Restate word for word the run of lines that begins at the one containing "8: ADDHI r0, r0, #0x52" and ends at the last line of the listing.

####################

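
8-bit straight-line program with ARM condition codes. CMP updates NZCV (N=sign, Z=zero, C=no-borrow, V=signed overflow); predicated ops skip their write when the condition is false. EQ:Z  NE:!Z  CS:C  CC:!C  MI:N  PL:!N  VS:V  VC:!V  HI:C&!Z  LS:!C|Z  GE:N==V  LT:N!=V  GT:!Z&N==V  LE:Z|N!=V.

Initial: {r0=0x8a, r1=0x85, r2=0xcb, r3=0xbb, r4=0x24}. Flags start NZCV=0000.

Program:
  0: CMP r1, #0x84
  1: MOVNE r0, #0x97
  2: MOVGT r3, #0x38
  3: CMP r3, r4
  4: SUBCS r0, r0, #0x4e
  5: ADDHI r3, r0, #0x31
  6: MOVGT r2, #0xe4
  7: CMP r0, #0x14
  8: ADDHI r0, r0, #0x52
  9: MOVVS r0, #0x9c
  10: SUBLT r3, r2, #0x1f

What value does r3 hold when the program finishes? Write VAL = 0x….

VAL = 0x7a

[0] flags=0010 → (cmp)
[1] flags=0010 NE?T → r0=0x97
[2] flags=0010 GT?T → r3=0x38
[3] flags=0010 → (cmp)
[4] flags=0010 CS?T → r0=0x49
[5] flags=0010 HI?T → r3=0x7a
[6] flags=0010 GT?T → r2=0xe4
[7] flags=0010 → (cmp)
[8] flags=0010 HI?T → r0=0x9b
[9] flags=0010 VS?F → skip
[10] flags=0010 LT?F → skip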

####################

■ **SOLUTION TO THE PROBLEM**:
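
  8: ADDHI r0, r0, #0x52
  9: MOVVS r0, #0x9c
  10: SUBLT r3, r2, #0x1f

What value does r3 hold when the program finishes? Write VAL = 0x….

VAL = 0x7a

[0] flags=0010 → (cmp)
[1] flags=0010 NE?T → r0=0x97
[2] flags=0010 GT?T → r3=0x38
[3] flags=0010 → (cmp)
[4] flags=0010 CS?T → r0=0x49
[5] flags=0010 HI?T → r3=0x7a
[6] flags=0010 GT?T → r2=0xe4
[7] flags=0010 → (cmp)
[8] flags=0010 HI?T → r0=0x9b
[9] flags=0010 VS?F → skip
[10] flags=0010 LT?F → skip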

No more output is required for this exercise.